EXERCISE AIM: The task calls for every line of the data to be repeated exactly.

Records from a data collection
== Segment start ==
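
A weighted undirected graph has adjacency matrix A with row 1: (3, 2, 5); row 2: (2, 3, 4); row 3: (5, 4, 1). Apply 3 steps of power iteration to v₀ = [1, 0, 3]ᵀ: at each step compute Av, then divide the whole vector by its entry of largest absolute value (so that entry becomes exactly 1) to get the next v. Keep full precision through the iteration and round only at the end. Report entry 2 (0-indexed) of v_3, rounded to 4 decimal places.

Av0 = (18.00000, 14.00000, 8.00000); divide by 18.00000 → v1 = (1.00000, 0.77778, 0.44444)
Av1 = (6.77778, 6.11111, 8.55556); divide by 8.55556 → v2 = (0.79221, 0.71429, 1.00000)
Av2 = (8.80519, 7.72727, 7.81818); divide by 8.80519 → v3 = (1.00000, 0.87758, 0.88791)
Requested entry of v3: 1204/1356 = 0.8879

0.8879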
== Segment end ==
RESULT FOR THIS EXERCISE:
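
A weighted undirected graph has adjacency matrix A with row 1: (3, 2, 5); row 2: (2, 3, 4); row 3: (5, 4, 1). Apply 3 steps of power iteration to v₀ = [1, 0, 3]ᵀ: at each step compute Av, then divide the whole vector by its entry of largest absolute value (so that entry becomes exactly 1) to get the next v. Keep full precision through the iteration and round only at the end. Report entry 2 (0-indexed) of v_3, rounded to 4 decimal places.

Av0 = (18.00000, 14.00000, 8.00000); divide by 18.00000 → v1 = (1.00000, 0.77778, 0.44444)
Av1 = (6.77778, 6.11111, 8.55556); divide by 8.55556 → v2 = (0.79221, 0.71429, 1.00000)
Av2 = (8.80519, 7.72727, 7.81818); divide by 8.80519 → v3 = (1.00000, 0.87758, 0.88791)
Requested entry of v3: 1204/1356 = 0.8879

0.8879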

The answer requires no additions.